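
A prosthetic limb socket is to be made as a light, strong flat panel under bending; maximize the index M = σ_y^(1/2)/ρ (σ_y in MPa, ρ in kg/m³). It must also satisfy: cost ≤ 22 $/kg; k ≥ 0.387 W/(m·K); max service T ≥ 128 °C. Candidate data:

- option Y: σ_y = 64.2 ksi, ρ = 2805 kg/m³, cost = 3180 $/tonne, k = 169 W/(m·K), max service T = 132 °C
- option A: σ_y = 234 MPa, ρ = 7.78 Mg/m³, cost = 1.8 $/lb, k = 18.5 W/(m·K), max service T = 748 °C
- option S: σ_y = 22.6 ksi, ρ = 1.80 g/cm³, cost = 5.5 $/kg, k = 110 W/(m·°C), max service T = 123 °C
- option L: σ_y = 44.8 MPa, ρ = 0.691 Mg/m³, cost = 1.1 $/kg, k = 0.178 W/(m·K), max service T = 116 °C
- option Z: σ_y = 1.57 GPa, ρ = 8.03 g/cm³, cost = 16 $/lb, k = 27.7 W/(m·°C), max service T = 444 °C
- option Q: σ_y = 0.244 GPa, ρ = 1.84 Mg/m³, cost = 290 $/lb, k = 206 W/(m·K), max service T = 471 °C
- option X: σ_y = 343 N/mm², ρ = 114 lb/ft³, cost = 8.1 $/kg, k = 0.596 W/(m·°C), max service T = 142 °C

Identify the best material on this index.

option X

Screen on constraints: cost ≤ 22 $/kg; k ≥ 0.387 W/(m·K); max service T ≥ 128 °C. Survivors: option Y, option A, option X.
Convert each candidate to consistent units, then evaluate M:
  option Y: σ_y = 442.6 MPa, ρ = 2805 kg/m³
  option A: σ_y = 234.0 MPa, ρ = 7780 kg/m³
  option X: σ_y = 343.0 MPa, ρ = 1826 kg/m³
  option X: M = 10.1×10⁻³
  option Y: M = 7.50×10⁻³
  option A: M = 1.97×10⁻³
Highest index: option X.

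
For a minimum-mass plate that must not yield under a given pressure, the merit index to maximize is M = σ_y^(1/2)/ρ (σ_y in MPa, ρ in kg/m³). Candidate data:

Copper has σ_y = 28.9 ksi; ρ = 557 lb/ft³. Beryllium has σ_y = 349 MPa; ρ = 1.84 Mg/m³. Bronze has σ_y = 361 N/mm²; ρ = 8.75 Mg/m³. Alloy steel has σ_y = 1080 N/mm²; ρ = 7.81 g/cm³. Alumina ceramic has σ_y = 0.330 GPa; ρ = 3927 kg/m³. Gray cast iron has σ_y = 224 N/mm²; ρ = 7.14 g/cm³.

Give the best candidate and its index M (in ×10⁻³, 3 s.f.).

After converting to SI:
  copper: σ_y = 199.3 MPa, ρ = 8922 kg/m³
  beryllium: σ_y = 349.0 MPa, ρ = 1840 kg/m³
  bronze: σ_y = 361.0 MPa, ρ = 8750 kg/m³
  alloy steel: σ_y = 1080 MPa, ρ = 7810 kg/m³
  alumina ceramic: σ_y = 330.0 MPa, ρ = 3927 kg/m³
  gray cast iron: σ_y = 224.0 MPa, ρ = 7140 kg/m³
  beryllium: M = 10.2×10⁻³
  alumina ceramic: M = 4.63×10⁻³
  alloy steel: M = 4.21×10⁻³
  bronze: M = 2.17×10⁻³
  gray cast iron: M = 2.10×10⁻³
  copper: M = 1.58×10⁻³
Beryllium has the largest M.

beryllium, M = 10.2×10⁻³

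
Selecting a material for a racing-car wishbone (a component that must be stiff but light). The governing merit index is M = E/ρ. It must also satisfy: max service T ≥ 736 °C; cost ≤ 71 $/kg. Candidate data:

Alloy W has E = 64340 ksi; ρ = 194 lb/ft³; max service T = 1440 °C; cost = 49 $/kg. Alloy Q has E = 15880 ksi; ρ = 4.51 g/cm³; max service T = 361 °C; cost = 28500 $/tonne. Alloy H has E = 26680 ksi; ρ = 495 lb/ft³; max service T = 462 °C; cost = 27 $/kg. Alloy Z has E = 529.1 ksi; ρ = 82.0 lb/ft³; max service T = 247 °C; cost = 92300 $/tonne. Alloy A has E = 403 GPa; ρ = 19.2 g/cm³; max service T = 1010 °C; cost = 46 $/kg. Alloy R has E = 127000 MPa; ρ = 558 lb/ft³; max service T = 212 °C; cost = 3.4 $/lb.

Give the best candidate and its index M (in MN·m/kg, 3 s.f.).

Screen on constraints: max service T ≥ 736 °C; cost ≤ 71 $/kg. Survivors: alloy W, alloy A.
Putting every candidate on a common basis:
  alloy W: E = 443.6 GPa, ρ = 3108 kg/m³
  alloy A: E = 403.0 GPa, ρ = 19200 kg/m³
  alloy W: M = 143 MN·m/kg
  alloy A: M = 21.0 MN·m/kg
Alloy W has the largest M.

alloy W, M = 143 MN·m/kg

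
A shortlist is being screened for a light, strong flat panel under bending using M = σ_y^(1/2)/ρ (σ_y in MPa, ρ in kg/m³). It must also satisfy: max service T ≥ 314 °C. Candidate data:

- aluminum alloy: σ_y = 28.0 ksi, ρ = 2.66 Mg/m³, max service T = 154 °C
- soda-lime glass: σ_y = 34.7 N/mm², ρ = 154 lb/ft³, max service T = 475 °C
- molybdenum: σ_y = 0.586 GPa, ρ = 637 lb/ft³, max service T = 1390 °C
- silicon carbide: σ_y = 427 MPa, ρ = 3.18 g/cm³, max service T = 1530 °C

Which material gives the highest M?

Screen on constraints: max service T ≥ 314 °C. Survivors: soda-lime glass, molybdenum, silicon carbide.
After converting to SI:
  soda-lime glass: σ_y = 34.70 MPa, ρ = 2467 kg/m³
  molybdenum: σ_y = 586.0 MPa, ρ = 10200 kg/m³
  silicon carbide: σ_y = 427.0 MPa, ρ = 3180 kg/m³
  silicon carbide: M = 6.50×10⁻³
  soda-lime glass: M = 2.39×10⁻³
  molybdenum: M = 2.37×10⁻³
Silicon carbide ranks first.

silicon carbide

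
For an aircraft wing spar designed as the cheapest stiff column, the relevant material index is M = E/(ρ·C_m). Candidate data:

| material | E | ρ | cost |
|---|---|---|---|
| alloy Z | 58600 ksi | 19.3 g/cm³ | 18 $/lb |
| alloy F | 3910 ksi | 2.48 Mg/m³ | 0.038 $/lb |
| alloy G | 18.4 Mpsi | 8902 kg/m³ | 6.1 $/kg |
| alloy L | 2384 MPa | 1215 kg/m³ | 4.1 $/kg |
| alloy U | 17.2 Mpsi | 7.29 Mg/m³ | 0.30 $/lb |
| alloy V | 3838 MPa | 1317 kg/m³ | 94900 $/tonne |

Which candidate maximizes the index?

alloy F

Normalizing units and computing the index:
  alloy Z: E = 404.0 GPa, ρ = 19300 kg/m³, cost = 39.68 $/kg
  alloy F: E = 26.96 GPa, ρ = 2480 kg/m³, cost = 0.08377 $/kg
  alloy G: E = 126.9 GPa, ρ = 8902 kg/m³, cost = 6.100 $/kg
  alloy L: E = 2.384 GPa, ρ = 1215 kg/m³, cost = 4.100 $/kg
  alloy U: E = 118.6 GPa, ρ = 7290 kg/m³, cost = 0.6614 $/kg
  alloy V: E = 3.838 GPa, ρ = 1317 kg/m³, cost = 94.90 $/kg
  alloy F: M = 130 MN·m per $
  alloy U: M = 24.6 MN·m per $
  alloy G: M = 2.34 MN·m per $
  alloy Z: M = 0.528 MN·m per $
  alloy L: M = 0.479 MN·m per $
  alloy V: M = 0.0307 MN·m per $
Alloy F has the largest M.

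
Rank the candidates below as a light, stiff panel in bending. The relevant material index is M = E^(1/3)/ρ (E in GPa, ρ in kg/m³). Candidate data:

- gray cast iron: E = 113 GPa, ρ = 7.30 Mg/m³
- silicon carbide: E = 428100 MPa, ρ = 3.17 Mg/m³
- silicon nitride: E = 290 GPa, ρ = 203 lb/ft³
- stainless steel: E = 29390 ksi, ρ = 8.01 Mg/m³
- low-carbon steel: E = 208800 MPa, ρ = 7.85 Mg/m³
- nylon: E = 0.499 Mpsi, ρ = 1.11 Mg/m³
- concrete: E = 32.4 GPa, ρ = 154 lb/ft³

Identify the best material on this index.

In SI units:
  gray cast iron: E = 113.0 GPa, ρ = 7300 kg/m³
  silicon carbide: E = 428.1 GPa, ρ = 3170 kg/m³
  silicon nitride: E = 290.0 GPa, ρ = 3252 kg/m³
  stainless steel: E = 202.6 GPa, ρ = 8010 kg/m³
  low-carbon steel: E = 208.8 GPa, ρ = 7850 kg/m³
  nylon: E = 3.440 GPa, ρ = 1110 kg/m³
  concrete: E = 32.40 GPa, ρ = 2467 kg/m³
  silicon carbide: M = 2.38×10⁻³
  silicon nitride: M = 2.04×10⁻³
  nylon: M = 1.36×10⁻³
  concrete: M = 1.29×10⁻³
  low-carbon steel: M = 0.756×10⁻³
  stainless steel: M = 0.733×10⁻³
  gray cast iron: M = 0.662×10⁻³
Silicon carbide ranks first.

silicon carbide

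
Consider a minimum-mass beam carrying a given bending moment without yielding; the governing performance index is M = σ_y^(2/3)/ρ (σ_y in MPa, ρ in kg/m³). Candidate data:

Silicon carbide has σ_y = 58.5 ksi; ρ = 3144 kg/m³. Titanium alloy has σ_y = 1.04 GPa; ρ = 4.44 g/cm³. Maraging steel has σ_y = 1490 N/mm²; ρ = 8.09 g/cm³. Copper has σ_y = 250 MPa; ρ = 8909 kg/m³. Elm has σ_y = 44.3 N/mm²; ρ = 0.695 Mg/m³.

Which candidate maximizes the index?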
★ ★ ★ ★ ★ ★ ★
[WHAT TO DO]
Print only these lines, please. They run from the start of the entries above to the line containing "Copper has σ_y = 28.9", both ends included, and must match exactly.

[YOUR RESPONSE]
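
A prosthetic limb socket is to be made as a light, strong flat panel under bending; maximize the index M = σ_y^(1/2)/ρ (σ_y in MPa, ρ in kg/m³). It must also satisfy: cost ≤ 22 $/kg; k ≥ 0.387 W/(m·K); max service T ≥ 128 °C. Candidate data:

- option Y: σ_y = 64.2 ksi, ρ = 2805 kg/m³, cost = 3180 $/tonne, k = 169 W/(m·K), max service T = 132 °C
- option A: σ_y = 234 MPa, ρ = 7.78 Mg/m³, cost = 1.8 $/lb, k = 18.5 W/(m·K), max service T = 748 °C
- option S: σ_y = 22.6 ksi, ρ = 1.80 g/cm³, cost = 5.5 $/kg, k = 110 W/(m·°C), max service T = 123 °C
- option L: σ_y = 44.8 MPa, ρ = 0.691 Mg/m³, cost = 1.1 $/kg, k = 0.178 W/(m·K), max service T = 116 °C
- option Z: σ_y = 1.57 GPa, ρ = 8.03 g/cm³, cost = 16 $/lb, k = 27.7 W/(m·°C), max service T = 444 °C
- option Q: σ_y = 0.244 GPa, ρ = 1.84 Mg/m³, cost = 290 $/lb, k = 206 W/(m·K), max service T = 471 °C
- option X: σ_y = 343 N/mm², ρ = 114 lb/ft³, cost = 8.1 $/kg, k = 0.596 W/(m·°C), max service T = 142 °C

Identify the best material on this index.

option X

Screen on constraints: cost ≤ 22 $/kg; k ≥ 0.387 W/(m·K); max service T ≥ 128 °C. Survivors: option Y, option A, option X.
Convert each candidate to consistent units, then evaluate M:
  option Y: σ_y = 442.6 MPa, ρ = 2805 kg/m³
  option A: σ_y = 234.0 MPa, ρ = 7780 kg/m³
  option X: σ_y = 343.0 MPa, ρ = 1826 kg/m³
  option X: M = 10.1×10⁻³
  option Y: M = 7.50×10⁻³
  option A: M = 1.97×10⁻³
Highest index: option X.

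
For a minimum-mass plate that must not yield under a given pressure, the merit index to maximize is M = σ_y^(1/2)/ρ (σ_y in MPa, ρ in kg/m³). Candidate data:

Copper has σ_y = 28.9 ksi; ρ = 557 lb/ft³. Beryllium has σ_y = 349 MPa; ρ = 1.84 Mg/m³. Bronze has σ_y = 361 N/mm²; ρ = 8.75 Mg/m³. Alloy steel has σ_y = 1080 N/mm²; ρ = 7.81 g/cm³. Alumina ceramic has σ_y = 0.330 GPa; ρ = 3927 kg/m³. Gray cast iron has σ_y = 224 N/mm²; ρ = 7.14 g/cm³.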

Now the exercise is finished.